Each entry must be duplicated precisely, with nothing left out.

#####

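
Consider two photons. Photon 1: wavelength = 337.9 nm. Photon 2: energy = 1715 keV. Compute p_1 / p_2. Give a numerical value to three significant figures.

p_1 = 1.961e-27 kg·m/s (from wavelength = 337.9 nm, via p = h/λ).
p_2 = 9.165e-22 kg·m/s (from energy = 1715 keV, via p = E/c).
Ratio = 1.961e-27 / 9.165e-22 = 2.14e-6.

2.14e-6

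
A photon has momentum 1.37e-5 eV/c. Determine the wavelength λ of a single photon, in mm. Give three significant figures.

90.5 mm

In SI units: p = 1.37e-5 eV/c = 7.3217e-33 kg·m/s.
For a photon λ = h/p, so λ = 0.09050 m.
Converting to mm: λ = 90.50 mm ≈ 90.5 mm.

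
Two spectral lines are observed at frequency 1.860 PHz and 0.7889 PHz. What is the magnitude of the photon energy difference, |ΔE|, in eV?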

#####

- **REPLY**
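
Consider two photons. Photon 1: wavelength = 337.9 nm. Photon 2: energy = 1715 keV. Compute p_1 / p_2. Give a numerical value to three significant figures.

p_1 = 1.961e-27 kg·m/s (from wavelength = 337.9 nm, via p = h/λ).
p_2 = 9.165e-22 kg·m/s (from energy = 1715 keV, via p = E/c).
Ratio = 1.961e-27 / 9.165e-22 = 2.14e-6.

2.14e-6

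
A photon has momentum 1.37e-5 eV/c. Determine the wavelength λ of a single photon, in mm. Give three significant figures.

90.5 mm

In SI units: p = 1.37e-5 eV/c = 7.3217e-33 kg·m/s.
For a photon λ = h/p, so λ = 0.09050 m.
Converting to mm: λ = 90.50 mm ≈ 90.5 mm.

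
Two spectral lines are observed at frequency 1.860 PHz and 0.7889 PHz. What is the magnitude of the photon energy difference, |ΔE|, in eV?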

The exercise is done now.